- Exercise aim:
An exact, complete copy of the lines below is the expected answer.

- Listed entries:
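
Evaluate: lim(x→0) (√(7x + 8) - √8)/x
This is a standard limit.

Factor or rationalize the expression:
  lim(x→0) (√(7x + 8) - √8)/x = 7·sqrt(2)/8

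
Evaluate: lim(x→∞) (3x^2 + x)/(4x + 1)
This is an ∞/∞ indeterminate form.

Apply L'Hôpital's rule: differentiate numerator and denominator separately.
  f(x) = 3·x^2 + x   ⇒   f'(x) = 6·x + 1
  g(x) = 4·x + 1   ⇒   g'(x) = 4
  lim(x→∞) f'(x)/g'(x) = lim(x→∞) (6·x + 1)/(4)
  = ∞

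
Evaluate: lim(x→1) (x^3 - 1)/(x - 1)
This is a standard limit.

Factor or rationalize the expression:
  lim(x→1) (x^3 - 1)/(x - 1) = 3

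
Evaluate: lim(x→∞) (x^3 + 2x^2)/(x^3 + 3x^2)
This is an ∞/∞ indeterminate form.

Apply L'Hôpital's rule: differentiate numerator and denominator separately.
  f(x) = x^3 + 2·x^2   ⇒   f'(x) = 3·x^2 + 4·x
  g(x) = x^3 + 3·x^2   ⇒   g'(x) = 3·x^2 + 6·x
  lim(x→∞) f'(x)/g'(x) = lim(x→∞) (3·x^2 + 4·x)/(3·x^2 + 6·x)
  = 1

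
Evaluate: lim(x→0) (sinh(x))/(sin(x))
This is a 0/0 indeterminate form.

Apply L'Hôpital's rule: differentiate numerator and denominator separately.
  f(x) = sinh(x)   ⇒   f'(x) = cosh(x)
  g(x) = sin(x)   ⇒   g'(x) = cos(x)
  lim(x→0) f'(x)/g'(x) = lim(x→0) (cosh(x))/(cos(x))
  = 1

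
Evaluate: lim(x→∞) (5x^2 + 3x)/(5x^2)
This is an ∞/∞ indeterminate form.

Apply L'Hôpital's rule: differentiate numerator and denominator separately.
  f(x) = 5·x^2 + 3·x   ⇒   f'(x) = 10·x + 3
  g(x) = 5·x^2   ⇒   g'(x) = 10·x
  lim(x→∞) f'(x)/g'(x) = lim(x→∞) (10·x + 3)/(10·x)
  = 1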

- Task response:
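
Evaluate: lim(x→0) (√(7x + 8) - √8)/x
This is a standard limit.

Factor or rationalize the expression:
  lim(x→0) (√(7x + 8) - √8)/x = 7·sqrt(2)/8

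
Evaluate: lim(x→∞) (3x^2 + x)/(4x + 1)
This is an ∞/∞ indeterminate form.

Apply L'Hôpital's rule: differentiate numerator and denominator separately.
  f(x) = 3·x^2 + x   ⇒   f'(x) = 6·x + 1
  g(x) = 4·x + 1   ⇒   g'(x) = 4
  lim(x→∞) f'(x)/g'(x) = lim(x→∞) (6·x + 1)/(4)
  = ∞

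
Evaluate: lim(x→1) (x^3 - 1)/(x - 1)
This is a standard limit.

Factor or rationalize the expression:
  lim(x→1) (x^3 - 1)/(x - 1) = 3

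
Evaluate: lim(x→∞) (x^3 + 2x^2)/(x^3 + 3x^2)
This is an ∞/∞ indeterminate form.

Apply L'Hôpital's rule: differentiate numerator and denominator separately.
  f(x) = x^3 + 2·x^2   ⇒   f'(x) = 3·x^2 + 4·x
  g(x) = x^3 + 3·x^2   ⇒   g'(x) = 3·x^2 + 6·x
  lim(x→∞) f'(x)/g'(x) = lim(x→∞) (3·x^2 + 4·x)/(3·x^2 + 6·x)
  = 1

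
Evaluate: lim(x→0) (sinh(x))/(sin(x))
This is a 0/0 indeterminate form.

Apply L'Hôpital's rule: differentiate numerator and denominator separately.
  f(x) = sinh(x)   ⇒   f'(x) = cosh(x)
  g(x) = sin(x)   ⇒   g'(x) = cos(x)
  lim(x→0) f'(x)/g'(x) = lim(x→0) (cosh(x))/(cos(x))
  = 1

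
Evaluate: lim(x→∞) (5x^2 + 3x)/(5x^2)
This is an ∞/∞ indeterminate form.

Apply L'Hôpital's rule: differentiate numerator and denominator separately.
  f(x) = 5·x^2 + 3·x   ⇒   f'(x) = 10·x + 3
  g(x) = 5·x^2   ⇒   g'(x) = 10·x
  lim(x→∞) f'(x)/g'(x) = lim(x→∞) (10·x + 3)/(10·x)
  = 1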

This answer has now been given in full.